Stored items
-.-.-

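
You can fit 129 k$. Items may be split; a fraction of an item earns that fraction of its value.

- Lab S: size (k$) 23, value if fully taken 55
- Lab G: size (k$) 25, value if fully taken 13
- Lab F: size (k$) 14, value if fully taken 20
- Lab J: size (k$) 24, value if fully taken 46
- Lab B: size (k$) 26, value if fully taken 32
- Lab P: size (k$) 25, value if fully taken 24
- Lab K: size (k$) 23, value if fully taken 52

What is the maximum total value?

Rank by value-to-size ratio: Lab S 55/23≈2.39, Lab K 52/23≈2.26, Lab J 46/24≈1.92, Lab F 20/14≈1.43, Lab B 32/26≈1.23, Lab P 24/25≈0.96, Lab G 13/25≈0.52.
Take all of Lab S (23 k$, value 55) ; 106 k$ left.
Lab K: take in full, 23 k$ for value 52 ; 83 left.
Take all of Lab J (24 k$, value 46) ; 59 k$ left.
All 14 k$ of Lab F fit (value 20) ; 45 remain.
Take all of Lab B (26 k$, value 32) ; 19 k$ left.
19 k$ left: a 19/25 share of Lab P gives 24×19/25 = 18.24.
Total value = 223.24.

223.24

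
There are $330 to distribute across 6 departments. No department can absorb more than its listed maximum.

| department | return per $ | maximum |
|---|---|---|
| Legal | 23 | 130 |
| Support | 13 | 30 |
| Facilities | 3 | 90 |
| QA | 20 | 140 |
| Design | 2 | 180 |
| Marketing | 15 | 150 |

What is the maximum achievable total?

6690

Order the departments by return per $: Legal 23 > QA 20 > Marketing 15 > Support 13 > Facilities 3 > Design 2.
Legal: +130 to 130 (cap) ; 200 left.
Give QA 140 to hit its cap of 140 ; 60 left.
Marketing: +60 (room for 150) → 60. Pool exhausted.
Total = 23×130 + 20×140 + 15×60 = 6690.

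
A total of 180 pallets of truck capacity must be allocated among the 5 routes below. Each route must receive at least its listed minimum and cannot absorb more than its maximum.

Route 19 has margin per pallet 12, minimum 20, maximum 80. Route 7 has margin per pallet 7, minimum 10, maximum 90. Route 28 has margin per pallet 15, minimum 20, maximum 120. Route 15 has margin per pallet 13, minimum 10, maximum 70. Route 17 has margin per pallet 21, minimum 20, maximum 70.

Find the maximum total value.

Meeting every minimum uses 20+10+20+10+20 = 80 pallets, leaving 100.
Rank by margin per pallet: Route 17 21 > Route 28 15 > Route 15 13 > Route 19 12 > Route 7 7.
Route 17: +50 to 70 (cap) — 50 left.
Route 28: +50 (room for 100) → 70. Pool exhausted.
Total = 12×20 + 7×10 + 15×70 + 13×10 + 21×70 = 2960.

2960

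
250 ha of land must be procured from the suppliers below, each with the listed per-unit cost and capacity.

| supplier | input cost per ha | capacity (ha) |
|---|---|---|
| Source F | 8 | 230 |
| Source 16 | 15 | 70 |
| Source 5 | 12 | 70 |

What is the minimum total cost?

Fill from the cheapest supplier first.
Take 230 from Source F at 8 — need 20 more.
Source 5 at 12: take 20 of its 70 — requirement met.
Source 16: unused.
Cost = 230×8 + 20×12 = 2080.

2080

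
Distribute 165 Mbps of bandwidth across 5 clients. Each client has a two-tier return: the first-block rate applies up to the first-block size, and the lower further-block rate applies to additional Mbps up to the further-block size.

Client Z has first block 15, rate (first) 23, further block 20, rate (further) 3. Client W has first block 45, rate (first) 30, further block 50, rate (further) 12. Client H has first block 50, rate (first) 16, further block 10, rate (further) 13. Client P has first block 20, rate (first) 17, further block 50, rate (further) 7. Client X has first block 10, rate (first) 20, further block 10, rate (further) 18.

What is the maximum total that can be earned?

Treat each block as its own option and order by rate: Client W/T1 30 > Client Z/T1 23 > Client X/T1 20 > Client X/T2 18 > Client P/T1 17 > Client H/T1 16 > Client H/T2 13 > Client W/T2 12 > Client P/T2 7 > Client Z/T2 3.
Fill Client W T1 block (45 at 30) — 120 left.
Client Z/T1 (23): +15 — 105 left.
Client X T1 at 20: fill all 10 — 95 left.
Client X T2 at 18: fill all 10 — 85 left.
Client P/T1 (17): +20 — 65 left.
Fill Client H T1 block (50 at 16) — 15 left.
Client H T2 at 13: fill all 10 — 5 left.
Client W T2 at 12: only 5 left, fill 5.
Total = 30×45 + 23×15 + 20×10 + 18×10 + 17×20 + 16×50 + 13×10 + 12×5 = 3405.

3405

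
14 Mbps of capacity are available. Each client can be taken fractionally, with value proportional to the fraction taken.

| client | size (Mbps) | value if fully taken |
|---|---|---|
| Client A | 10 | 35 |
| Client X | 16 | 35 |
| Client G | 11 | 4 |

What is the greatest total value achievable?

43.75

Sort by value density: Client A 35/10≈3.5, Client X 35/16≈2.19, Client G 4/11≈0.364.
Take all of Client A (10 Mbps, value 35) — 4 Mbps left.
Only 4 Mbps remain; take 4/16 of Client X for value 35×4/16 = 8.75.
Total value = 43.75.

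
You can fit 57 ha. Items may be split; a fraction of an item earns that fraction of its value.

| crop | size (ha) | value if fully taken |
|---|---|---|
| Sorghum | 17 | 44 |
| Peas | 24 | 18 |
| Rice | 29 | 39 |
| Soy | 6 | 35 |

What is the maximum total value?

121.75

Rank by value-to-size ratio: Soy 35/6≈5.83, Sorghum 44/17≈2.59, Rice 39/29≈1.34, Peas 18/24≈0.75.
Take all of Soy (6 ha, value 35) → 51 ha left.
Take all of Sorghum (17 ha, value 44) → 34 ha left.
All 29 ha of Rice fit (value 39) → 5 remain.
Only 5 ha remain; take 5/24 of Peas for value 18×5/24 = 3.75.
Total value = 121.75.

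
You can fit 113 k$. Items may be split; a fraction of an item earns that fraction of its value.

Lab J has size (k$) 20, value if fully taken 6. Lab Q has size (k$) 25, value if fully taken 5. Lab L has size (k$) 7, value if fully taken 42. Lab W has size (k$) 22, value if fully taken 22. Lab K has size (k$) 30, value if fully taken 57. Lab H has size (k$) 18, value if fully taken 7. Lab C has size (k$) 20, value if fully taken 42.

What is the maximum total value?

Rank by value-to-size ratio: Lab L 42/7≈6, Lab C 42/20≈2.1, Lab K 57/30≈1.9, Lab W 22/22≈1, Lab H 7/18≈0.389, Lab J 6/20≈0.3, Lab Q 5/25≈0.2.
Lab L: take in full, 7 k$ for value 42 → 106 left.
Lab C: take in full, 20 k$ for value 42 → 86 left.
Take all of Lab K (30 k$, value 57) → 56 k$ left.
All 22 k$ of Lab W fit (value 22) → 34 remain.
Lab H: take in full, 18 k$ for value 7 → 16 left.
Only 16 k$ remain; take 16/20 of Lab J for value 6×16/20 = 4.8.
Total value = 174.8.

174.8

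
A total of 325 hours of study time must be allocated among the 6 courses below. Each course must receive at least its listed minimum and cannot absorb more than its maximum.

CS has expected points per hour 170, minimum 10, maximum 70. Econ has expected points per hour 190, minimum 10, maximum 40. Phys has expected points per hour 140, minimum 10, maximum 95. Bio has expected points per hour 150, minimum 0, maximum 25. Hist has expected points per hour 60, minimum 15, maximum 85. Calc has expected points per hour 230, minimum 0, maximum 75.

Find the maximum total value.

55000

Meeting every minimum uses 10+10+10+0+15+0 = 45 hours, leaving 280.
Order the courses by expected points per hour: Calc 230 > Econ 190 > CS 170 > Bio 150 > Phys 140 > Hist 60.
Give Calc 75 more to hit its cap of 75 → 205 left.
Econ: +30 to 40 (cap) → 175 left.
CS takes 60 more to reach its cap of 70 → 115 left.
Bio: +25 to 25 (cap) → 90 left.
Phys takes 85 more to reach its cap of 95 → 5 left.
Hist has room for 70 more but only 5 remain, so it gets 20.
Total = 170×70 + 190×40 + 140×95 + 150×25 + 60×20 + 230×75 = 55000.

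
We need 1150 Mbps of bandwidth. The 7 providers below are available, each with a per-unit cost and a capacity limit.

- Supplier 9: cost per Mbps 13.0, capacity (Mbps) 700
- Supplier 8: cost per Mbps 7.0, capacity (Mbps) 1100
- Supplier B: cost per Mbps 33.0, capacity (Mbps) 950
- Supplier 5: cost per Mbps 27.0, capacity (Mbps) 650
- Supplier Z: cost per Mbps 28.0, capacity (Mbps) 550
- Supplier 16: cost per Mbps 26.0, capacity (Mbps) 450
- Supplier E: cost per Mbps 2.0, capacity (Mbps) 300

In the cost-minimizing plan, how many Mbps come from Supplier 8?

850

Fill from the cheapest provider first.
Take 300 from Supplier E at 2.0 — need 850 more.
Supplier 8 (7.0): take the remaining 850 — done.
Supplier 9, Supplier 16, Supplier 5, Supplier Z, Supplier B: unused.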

-.-.-

Task statement
Filter the data for the string "fully" and copy every line that has it.

Answer for the task
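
- Lab S: size (k$) 23, value if fully taken 55
- Lab G: size (k$) 25, value if fully taken 13
- Lab F: size (k$) 14, value if fully taken 20
- Lab J: size (k$) 24, value if fully taken 46
- Lab B: size (k$) 26, value if fully taken 32
- Lab P: size (k$) 25, value if fully taken 24
- Lab K: size (k$) 23, value if fully taken 52
| client | size (Mbps) | value if fully taken |
| crop | size (ha) | value if fully taken |
Lab J has size (k$) 20, value if fully taken 6. Lab Q has size (k$) 25, value if fully taken 5. Lab L has size (k$) 7, value if fully taken 42. Lab W has size (k$) 22, value if fully taken 22. Lab K has size (k$) 30, value if fully taken 57. Lab H has size (k$) 18, value if fully taken 7. Lab C has size (k$) 20, value if fully taken 42.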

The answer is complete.